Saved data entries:
━━━━

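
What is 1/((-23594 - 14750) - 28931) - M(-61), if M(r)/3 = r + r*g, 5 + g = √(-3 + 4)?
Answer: -36933976/67275 ≈ -549.00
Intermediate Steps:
g = -4 (g = -5 + √(-3 + 4) = -5 + √1 = -5 + 1 = -4)
M(r) = -9*r (M(r) = 3*(r + r*(-4)) = 3*(r - 4*r) = 3*(-3*r) = -9*r)
1/((-23594 - 14750) - 28931) - M(-61) = 1/((-23594 - 14750) - 28931) - (-9)*(-61) = 1/(-38344 - 28931) - 1*549 = 1/(-67275) - 549 = -1/67275 - 549 = -36933976/67275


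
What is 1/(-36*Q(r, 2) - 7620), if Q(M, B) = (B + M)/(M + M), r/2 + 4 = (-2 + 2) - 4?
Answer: -4/30543 ≈ -0.00013096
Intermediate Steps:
r = -16 (r = -8 + 2*((-2 + 2) - 4) = -8 + 2*(0 - 4) = -8 + 2*(-4) = -8 - 8 = -16)
Q(M, B) = (B + M)/(2*M) (Q(M, B) = (B + M)/((2*M)) = (B + M)*(1/(2*M)) = (B + M)/(2*M))
1/(-36*Q(r, 2) - 7620) = 1/(-18*(2 - 16)/(-16) - 7620) = 1/(-18*(-1)*(-14)/16 - 7620) = 1/(-36*7/16 - 7620) = 1/(-63/4 - 7620) = 1/(-30543/4) = -4/30543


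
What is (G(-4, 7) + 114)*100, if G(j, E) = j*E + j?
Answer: 8200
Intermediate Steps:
G(j, E) = j + E*j (G(j, E) = E*j + j = j + E*j)
(G(-4, 7) + 114)*100 = (-4*(1 + 7) + 114)*100 = (-4*8 + 114)*100 = (-32 + 114)*100 = 82*100 = 8200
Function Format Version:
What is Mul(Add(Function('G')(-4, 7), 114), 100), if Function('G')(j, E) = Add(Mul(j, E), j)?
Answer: 8200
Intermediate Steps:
Function('G')(j, E) = Add(j, Mul(E, j)) (Function('G')(j, E) = Add(Mul(E, j), j) = Add(j, Mul(E, j)))
Mul(Add(Function('G')(-4, 7), 114), 100) = Mul(Add(Mul(-4, Add(1, 7)), 114), 100) = Mul(Add(Mul(-4, 8), 114), 100) = Mul(Add(-32, 114), 100) = Mul(82, 100) = 8200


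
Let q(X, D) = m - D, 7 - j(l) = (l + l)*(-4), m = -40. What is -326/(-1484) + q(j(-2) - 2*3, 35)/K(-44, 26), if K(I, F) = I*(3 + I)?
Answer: 119201/669284 ≈ 0.17810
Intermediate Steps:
j(l) = 7 + 8*l (j(l) = 7 - (l + l)*(-4) = 7 - 2*l*(-4) = 7 - (-8)*l = 7 + 8*l)
q(X, D) = -40 - D
-326/(-1484) + q(j(-2) - 2*3, 35)/K(-44, 26) = -326/(-1484) + (-40 - 1*35)/((-44*(3 - 44))) = -326*(-1/1484) + (-40 - 35)/((-44*(-41))) = 163/742 - 75/1804 = 119201/669284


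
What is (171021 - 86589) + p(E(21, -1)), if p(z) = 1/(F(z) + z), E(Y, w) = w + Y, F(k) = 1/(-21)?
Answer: 35377029/419 ≈ 84432.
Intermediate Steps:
F(k) = -1/21
E(Y, w) = Y + w
p(z) = 1/(-1/21 + z)
(171021 - 86589) + p(E(21, -1)) = (171021 - 86589) + 21/(-1 + 21*(21 - 1)) = 84432 + 21/(-1 + 21*20) = 84432 + 21/(-1 + 420) = 84432 + 21/419 = 35377029/419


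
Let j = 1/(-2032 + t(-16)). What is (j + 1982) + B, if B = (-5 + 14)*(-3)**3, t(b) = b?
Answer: 3561471/2048 ≈ 1739.0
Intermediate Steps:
B = -243 (B = 9*(-27) = -243)
j = -1/2048 (j = 1/(-2032 - 16) = 1/(-2048) = -1/2048 ≈ -0.00048828)
(j + 1982) + B = (-1/2048 + 1982) - 243 = 4059135/2048 - 243 = 3561471/2048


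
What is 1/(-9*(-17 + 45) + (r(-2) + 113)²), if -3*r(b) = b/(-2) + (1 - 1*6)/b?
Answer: 36/441169 ≈ 8.1601e-5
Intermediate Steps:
r(b) = b/6 + 5/(3*b) (r(b) = -(b/(-2) + (1 - 1*6)/b)/3 = -(b*(-½) + (1 - 6)/b)/3 = -(-b/2 - 5/b)/3 = -(-5/b - b/2)/3 = b/6 + 5/(3*b))
1/(-9*(-17 + 45) + (r(-2) + 113)²) = 1/(-9*(-17 + 45) + ((⅙)*(10 + (-2)²)/(-2) + 113)²) = 1/(-9*28 + ((⅙)*(-½)*(10 + 4) + 113)²) = 1/(-252 + ((⅙)*(-½)*14 + 113)²) = 1/(-252 + (-7/6 + 113)²) = 1/(-252 + (671/6)²) = 1/(-252 + 450241/36) = 1/(441169/36) = 36/441169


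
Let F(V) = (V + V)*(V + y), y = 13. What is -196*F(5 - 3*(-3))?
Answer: -148176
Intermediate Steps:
F(V) = 2*V*(13 + V) (F(V) = (V + V)*(V + 13) = (2*V)*(13 + V) = 2*V*(13 + V))
-196*F(5 - 3*(-3)) = -392*(5 - 3*(-3))*(13 + (5 - 3*(-3))) = -392*(5 + 9)*(13 + (5 + 9)) = -392*14*(13 + 14) = -392*14*27 = -196*756 = -148176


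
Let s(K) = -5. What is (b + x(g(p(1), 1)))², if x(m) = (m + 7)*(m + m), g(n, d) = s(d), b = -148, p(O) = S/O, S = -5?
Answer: 28224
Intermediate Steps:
p(O) = -5/O
g(n, d) = -5
x(m) = 2*m*(7 + m) (x(m) = (7 + m)*(2*m) = 2*m*(7 + m))
(b + x(g(p(1), 1)))² = (-148 + 2*(-5)*(7 - 5))² = (-148 + 2*(-5)*2)² = (-148 - 20)² = (-168)² = 28224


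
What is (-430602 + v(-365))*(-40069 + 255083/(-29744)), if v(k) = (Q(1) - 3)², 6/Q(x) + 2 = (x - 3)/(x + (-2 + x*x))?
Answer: 513295886149467/29744 ≈ 1.7257e+10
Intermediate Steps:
Q(x) = 6/(-2 + (-3 + x)/(-2 + x + x²)) (Q(x) = 6/(-2 + (x - 3)/(x + (-2 + x*x))) = 6/(-2 + (-3 + x)/(x + (-2 + x²))) = 6/(-2 + (-3 + x)/(-2 + x + x²)))
v(k) = 9 (v(k) = (6*(2 - 1*1 - 1*1²)/(-1 + 1 + 2*1²) - 3)² = (6*(2 - 1 - 1*1)/(-1 + 1 + 2*1) - 3)² = (6*(2 - 1 - 1)/(-1 + 1 + 2) - 3)² = (6*0/2 - 3)² = (6*(½)*0 - 3)² = (0 - 3)² = (-3)² = 9)
(-430602 + v(-365))*(-40069 + 255083/(-29744)) = (-430602 + 9)*(-40069 + 255083/(-29744)) = -430593*(-40069 + 255083*(-1/29744)) = -430593*(-40069 - 255083/29744) = -430593*(-1192067419/29744) = 513295886149467/29744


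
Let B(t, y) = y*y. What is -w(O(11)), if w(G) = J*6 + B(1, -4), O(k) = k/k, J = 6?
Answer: -52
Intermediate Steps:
O(k) = 1
B(t, y) = y²
w(G) = 52 (w(G) = 6*6 + (-4)² = 36 + 16 = 52)
-w(O(11)) = -1*52 = -52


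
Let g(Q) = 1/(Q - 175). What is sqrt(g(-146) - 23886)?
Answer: 11*I*sqrt(20340807)/321 ≈ 154.55*I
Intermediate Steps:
g(Q) = 1/(-175 + Q)
sqrt(g(-146) - 23886) = sqrt(1/(-175 - 146) - 23886) = sqrt(1/(-321) - 23886) = sqrt(-1/321 - 23886) = sqrt(-7667407/321) = 11*I*sqrt(20340807)/321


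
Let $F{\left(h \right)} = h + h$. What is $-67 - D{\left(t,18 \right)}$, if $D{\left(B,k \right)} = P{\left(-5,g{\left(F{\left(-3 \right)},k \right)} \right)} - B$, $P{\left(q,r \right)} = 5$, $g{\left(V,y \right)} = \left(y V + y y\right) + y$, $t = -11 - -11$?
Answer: $-72$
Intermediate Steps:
$t = 0$ ($t = -11 + 11 = 0$)
$F{\left(h \right)} = 2 h$
$g{\left(V,y \right)} = y + y^{2} + V y$ ($g{\left(V,y \right)} = \left(V y + y^{2}\right) + y = \left(y^{2} + V y\right) + y = y + y^{2} + V y$)
$D{\left(B,k \right)} = 5 - B$
$-67 - D{\left(t,18 \right)} = -67 - \left(5 - 0\right) = -67 - \left(5 + 0\right) = -67 - 5 = -72$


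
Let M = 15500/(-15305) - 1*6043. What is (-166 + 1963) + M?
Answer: -13000106/3061 ≈ -4247.0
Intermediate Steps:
M = -18500723/3061 (M = 15500*(-1/15305) - 6043 = -3100/3061 - 6043 = -18500723/3061 ≈ -6044.0)
(-166 + 1963) + M = (-166 + 1963) - 18500723/3061 = 1797 - 18500723/3061 = -13000106/3061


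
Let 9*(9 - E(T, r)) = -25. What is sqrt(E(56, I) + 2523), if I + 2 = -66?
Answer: sqrt(22813)/3 ≈ 50.347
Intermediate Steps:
I = -68 (I = -2 - 66 = -68)
E(T, r) = 106/9 (E(T, r) = 9 - 1/9*(-25) = 9 + 25/9 = 106/9)
sqrt(E(56, I) + 2523) = sqrt(106/9 + 2523) = sqrt(22813/9) = sqrt(22813)/3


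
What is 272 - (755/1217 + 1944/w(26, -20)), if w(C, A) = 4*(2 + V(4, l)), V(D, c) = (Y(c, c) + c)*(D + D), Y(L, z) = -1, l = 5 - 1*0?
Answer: 5318842/20689 ≈ 257.09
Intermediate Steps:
l = 5 (l = 5 + 0 = 5)
V(D, c) = 2*D*(-1 + c) (V(D, c) = (-1 + c)*(D + D) = (-1 + c)*(2*D) = 2*D*(-1 + c))
w(C, A) = 136 (w(C, A) = 4*(2 + 2*4*(-1 + 5)) = 4*(2 + 2*4*4) = 4*(2 + 32) = 4*34 = 136)
272 - (755/1217 + 1944/w(26, -20)) = 272 - (755/1217 + 1944/136) = 272 - (755*(1/1217) + 1944*(1/136)) = 272 - (755/1217 + 243/17) = 272 - 1*308566/20689 = 272 - 308566/20689 = 5318842/20689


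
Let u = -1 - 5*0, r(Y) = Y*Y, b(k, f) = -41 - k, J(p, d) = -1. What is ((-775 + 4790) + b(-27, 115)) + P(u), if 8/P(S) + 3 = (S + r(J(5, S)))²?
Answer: 11995/3 ≈ 3998.3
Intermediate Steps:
r(Y) = Y²
u = -1 (u = -1 + 0 = -1)
P(S) = 8/(-3 + (1 + S)²) (P(S) = 8/(-3 + (S + (-1)²)²) = 8/(-3 + (S + 1)²) = 8/(-3 + (1 + S)²))
((-775 + 4790) + b(-27, 115)) + P(u) = ((-775 + 4790) + (-41 - 1*(-27))) + 8/(-3 + (1 - 1)²) = (4015 + (-41 + 27)) + 8/(-3 + 0²) = (4015 - 14) + 8/(-3 + 0) = 4001 + 8/(-3) = 4001 + 8*(-⅓) = 4001 - 8/3 = 11995/3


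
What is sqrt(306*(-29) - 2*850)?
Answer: I*sqrt(10574) ≈ 102.83*I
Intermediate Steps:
sqrt(306*(-29) - 2*850) = sqrt(-8874 - 1700) = sqrt(-10574) = I*sqrt(10574)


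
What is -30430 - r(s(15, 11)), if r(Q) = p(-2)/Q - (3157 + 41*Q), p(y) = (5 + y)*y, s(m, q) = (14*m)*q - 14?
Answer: 76758727/1148 ≈ 66863.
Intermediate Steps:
s(m, q) = -14 + 14*m*q (s(m, q) = 14*m*q - 14 = -14 + 14*m*q)
p(y) = y*(5 + y)
r(Q) = -3157 - 41*Q - 6/Q (r(Q) = (-2*(5 - 2))/Q - (3157 + 41*Q) = (-2*3)/Q - (3157 + 41*Q) = -6/Q - 41*(77 + Q) = -6/Q + (-3157 - 41*Q) = -3157 - 41*Q - 6/Q)
-30430 - r(s(15, 11)) = -30430 - (-3157 - 41*(-14 + 14*15*11) - 6/(-14 + 14*15*11)) = -30430 - (-3157 - 41*(-14 + 2310) - 6/(-14 + 2310)) = -30430 - (-3157 - 41*2296 - 6/2296) = -30430 - (-3157 - 94136 - 6*1/2296) = -30430 - (-3157 - 94136 - 3/1148) = -30430 - 1*(-111692367/1148) = -30430 + 111692367/1148 = 76758727/1148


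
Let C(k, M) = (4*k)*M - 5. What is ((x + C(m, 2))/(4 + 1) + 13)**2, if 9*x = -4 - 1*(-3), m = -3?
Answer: 104329/2025 ≈ 51.521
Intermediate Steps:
x = -1/9 (x = (-4 - 1*(-3))/9 = (-4 + 3)/9 = (1/9)*(-1) = -1/9 ≈ -0.11111)
C(k, M) = -5 + 4*M*k (C(k, M) = 4*M*k - 5 = -5 + 4*M*k)
((x + C(m, 2))/(4 + 1) + 13)**2 = ((-1/9 + (-5 + 4*2*(-3)))/(4 + 1) + 13)**2 = ((-1/9 + (-5 - 24))/5 + 13)**2 = ((-1/9 - 29)*(1/5) + 13)**2 = (-262/9*1/5 + 13)**2 = (-262/45 + 13)**2 = (323/45)**2 = 104329/2025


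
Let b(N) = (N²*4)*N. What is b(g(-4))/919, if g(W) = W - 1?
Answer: -500/919 ≈ -0.54407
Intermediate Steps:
g(W) = -1 + W
b(N) = 4*N³ (b(N) = (4*N²)*N = 4*N³)
b(g(-4))/919 = (4*(-1 - 4)³)/919 = (4*(-5)³)*(1/919) = (4*(-125))*(1/919) = -500*1/919 = -500/919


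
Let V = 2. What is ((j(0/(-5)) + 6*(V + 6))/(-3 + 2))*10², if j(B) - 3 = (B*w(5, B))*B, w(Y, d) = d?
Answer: -5100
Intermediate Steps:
j(B) = 3 + B³ (j(B) = 3 + (B*B)*B = 3 + B²*B = 3 + B³)
((j(0/(-5)) + 6*(V + 6))/(-3 + 2))*10² = (((3 + (0/(-5))³) + 6*(2 + 6))/(-3 + 2))*10² = (((3 + (0*(-⅕))³) + 6*8)/(-1))*100 = (((3 + 0³) + 48)*(-1))*100 = (((3 + 0) + 48)*(-1))*100 = ((3 + 48)*(-1))*100 = (51*(-1))*100 = -51*100 = -5100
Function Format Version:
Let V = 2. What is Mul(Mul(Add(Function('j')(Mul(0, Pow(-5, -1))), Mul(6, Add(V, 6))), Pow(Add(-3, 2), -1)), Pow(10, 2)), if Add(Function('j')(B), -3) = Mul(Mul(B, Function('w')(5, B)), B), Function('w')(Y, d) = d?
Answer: -5100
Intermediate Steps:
Function('j')(B) = Add(3, Pow(B, 3)) (Function('j')(B) = Add(3, Mul(Mul(B, B), B)) = Add(3, Mul(Pow(B, 2), B)) = Add(3, Pow(B, 3)))
Mul(Mul(Add(Function('j')(Mul(0, Pow(-5, -1))), Mul(6, Add(V, 6))), Pow(Add(-3, 2), -1)), Pow(10, 2)) = Mul(Mul(Add(Add(3, Pow(Mul(0, Pow(-5, -1)), 3)), Mul(6, Add(2, 6))), Pow(Add(-3, 2), -1)), Pow(10, 2)) = Mul(Mul(Add(Add(3, Pow(Mul(0, Rational(-1, 5)), 3)), Mul(6, 8)), Pow(-1, -1)), 100) = Mul(Mul(Add(Add(3, Pow(0, 3)), 48), -1), 100) = Mul(Mul(Add(Add(3, 0), 48), -1), 100) = Mul(Mul(Add(3, 48), -1), 100) = Mul(Mul(51, -1), 100) = Mul(-51, 100) = -5100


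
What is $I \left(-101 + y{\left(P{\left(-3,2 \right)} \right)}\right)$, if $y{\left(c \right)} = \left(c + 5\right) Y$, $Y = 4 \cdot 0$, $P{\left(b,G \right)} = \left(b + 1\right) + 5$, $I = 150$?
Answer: $-15150$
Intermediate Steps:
$P{\left(b,G \right)} = 6 + b$ ($P{\left(b,G \right)} = \left(1 + b\right) + 5 = 6 + b$)
$Y = 0$
$y{\left(c \right)} = 0$ ($y{\left(c \right)} = \left(c + 5\right) 0 = \left(5 + c\right) 0 = 0$)
$I \left(-101 + y{\left(P{\left(-3,2 \right)} \right)}\right) = 150 \left(-101 + 0\right) = 150 \left(-101\right) = -15150$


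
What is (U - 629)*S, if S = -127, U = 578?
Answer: 6477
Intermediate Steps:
(U - 629)*S = (578 - 629)*(-127) = -51*(-127) = 6477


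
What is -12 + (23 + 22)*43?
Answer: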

━━━━

WHAT NEEDS TO BE DONE:
Write down again, exactly as given, only the lines above that fall from the line with "Answer: $-72$" to the line with "Answer: 5318842/20689 ≈ 257.09", inclusive.

RESULT:
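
Answer: $-72$
Intermediate Steps:
$t = 0$ ($t = -11 + 11 = 0$)
$F{\left(h \right)} = 2 h$
$g{\left(V,y \right)} = y + y^{2} + V y$ ($g{\left(V,y \right)} = \left(V y + y^{2}\right) + y = \left(y^{2} + V y\right) + y = y + y^{2} + V y$)
$D{\left(B,k \right)} = 5 - B$
$-67 - D{\left(t,18 \right)} = -67 - \left(5 - 0\right) = -67 - \left(5 + 0\right) = -67 - 5 = -72$


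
Let M = 15500/(-15305) - 1*6043. What is (-166 + 1963) + M?
Answer: -13000106/3061 ≈ -4247.0
Intermediate Steps:
M = -18500723/3061 (M = 15500*(-1/15305) - 6043 = -3100/3061 - 6043 = -18500723/3061 ≈ -6044.0)
(-166 + 1963) + M = (-166 + 1963) - 18500723/3061 = 1797 - 18500723/3061 = -13000106/3061


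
Let 9*(9 - E(T, r)) = -25. What is sqrt(E(56, I) + 2523), if I + 2 = -66?
Answer: sqrt(22813)/3 ≈ 50.347
Intermediate Steps:
I = -68 (I = -2 - 66 = -68)
E(T, r) = 106/9 (E(T, r) = 9 - 1/9*(-25) = 9 + 25/9 = 106/9)
sqrt(E(56, I) + 2523) = sqrt(106/9 + 2523) = sqrt(22813/9) = sqrt(22813)/3


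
What is 272 - (755/1217 + 1944/w(26, -20)), if w(C, A) = 4*(2 + V(4, l)), V(D, c) = (Y(c, c) + c)*(D + D), Y(L, z) = -1, l = 5 - 1*0?
Answer: 5318842/20689 ≈ 257.09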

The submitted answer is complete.